> **YOUR ASSIGNMENT**: Return all the entries. Match them word for word.

□ □ □ □

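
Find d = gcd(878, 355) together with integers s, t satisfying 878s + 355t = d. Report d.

1

Euclidean algorithm:
878 = 2·355 + 168
355 = 2·168 + 19
168 = 8·19 + 16
19 = 1·16 + 3
16 = 5·3 + 1
3 = 3·1 + 0
gcd(878, 355) = 1.
Back-substituting:
1 = 16 − 5·3
1 = −5·19 + 6·16
1 = 6·168 − 53·19
1 = −53·355 + 112·168
1 = 112·878 − 277·355
So 1 = (112)·878 + (-277)·355.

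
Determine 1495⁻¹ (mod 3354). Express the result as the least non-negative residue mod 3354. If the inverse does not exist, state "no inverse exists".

Compute gcd(1495, 3354):
3354 = 2*1495 + 364
1495 = 4*364 + 39
364 = 9*39 + 13
39 = 3*13 + 0
gcd(1495, 3354) = 13 ≠ 1, so 1495 has no multiplicative inverse modulo 3354.

no inverse exists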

□ □ □ □

> **YOUR SOLUTION**:
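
Find d = gcd(878, 355) together with integers s, t satisfying 878s + 355t = d. Report d.

1

Euclidean algorithm:
878 = 2·355 + 168
355 = 2·168 + 19
168 = 8·19 + 16
19 = 1·16 + 3
16 = 5·3 + 1
3 = 3·1 + 0
gcd(878, 355) = 1.
Back-substituting:
1 = 16 − 5·3
1 = −5·19 + 6·16
1 = 6·168 − 53·19
1 = −53·355 + 112·168
1 = 112·878 − 277·355
So 1 = (112)·878 + (-277)·355.

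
Determine 1495⁻¹ (mod 3354). Express the result as the least non-negative residue mod 3354. If the inverse does not exist, state "no inverse exists".

Compute gcd(1495, 3354):
3354 = 2*1495 + 364
1495 = 4*364 + 39
364 = 9*39 + 13
39 = 3*13 + 0
gcd(1495, 3354) = 13 ≠ 1, so 1495 has no multiplicative inverse modulo 3354.

no inverse exists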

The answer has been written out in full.